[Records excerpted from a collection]
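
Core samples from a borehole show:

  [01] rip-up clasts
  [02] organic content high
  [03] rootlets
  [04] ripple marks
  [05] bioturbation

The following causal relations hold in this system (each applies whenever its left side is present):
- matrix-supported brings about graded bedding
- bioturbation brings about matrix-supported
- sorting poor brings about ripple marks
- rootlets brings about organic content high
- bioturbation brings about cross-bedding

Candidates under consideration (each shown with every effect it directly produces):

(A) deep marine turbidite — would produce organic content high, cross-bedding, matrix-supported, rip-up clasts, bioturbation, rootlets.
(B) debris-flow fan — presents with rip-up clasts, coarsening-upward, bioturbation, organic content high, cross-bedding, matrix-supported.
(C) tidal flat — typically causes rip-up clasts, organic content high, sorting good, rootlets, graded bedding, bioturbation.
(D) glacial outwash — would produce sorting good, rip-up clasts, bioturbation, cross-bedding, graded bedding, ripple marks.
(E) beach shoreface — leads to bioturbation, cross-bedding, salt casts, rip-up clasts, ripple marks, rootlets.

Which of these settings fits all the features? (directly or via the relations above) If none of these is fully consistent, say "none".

Checking each candidate against the observations:
(A) deep marine turbidite — rip-up clasts ✓; organic content high ✓; rootlets ✓; ripple marks ✗; bioturbation ✓
(B) debris-flow fan — does not account for rootlets, ripple marks
(C) tidal flat — rip-up clasts ✓; organic content high ✓; rootlets ✓; ripple marks ✗; bioturbation ✓
(D) glacial outwash — rip-up clasts ✓; organic content high ✗; rootlets ✗; ripple marks ✓; bioturbation ✓
(E) beach shoreface — rip-up clasts ✓; organic content high ✓ (via rootlets → organic content high); rootlets ✓; ripple marks ✓; bioturbation ✓
(E) alone accounts for all the evidence.

E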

Your assignment:
What you give back should be only the lines of the records above, starting at the line with "[03] rootlets" and ending at the line with "Candidates under consideration", restated word for word.

Exercise response:
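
  [03] rootlets
  [04] ripple marks
  [05] bioturbation

The following causal relations hold in this system (each applies whenever its left side is present):
- matrix-supported brings about graded bedding
- bioturbation brings about matrix-supported
- sorting poor brings about ripple marks
- rootlets brings about organic content high
- bioturbation brings about cross-bedding

Candidates under consideration (each shown with every effect it directly produces):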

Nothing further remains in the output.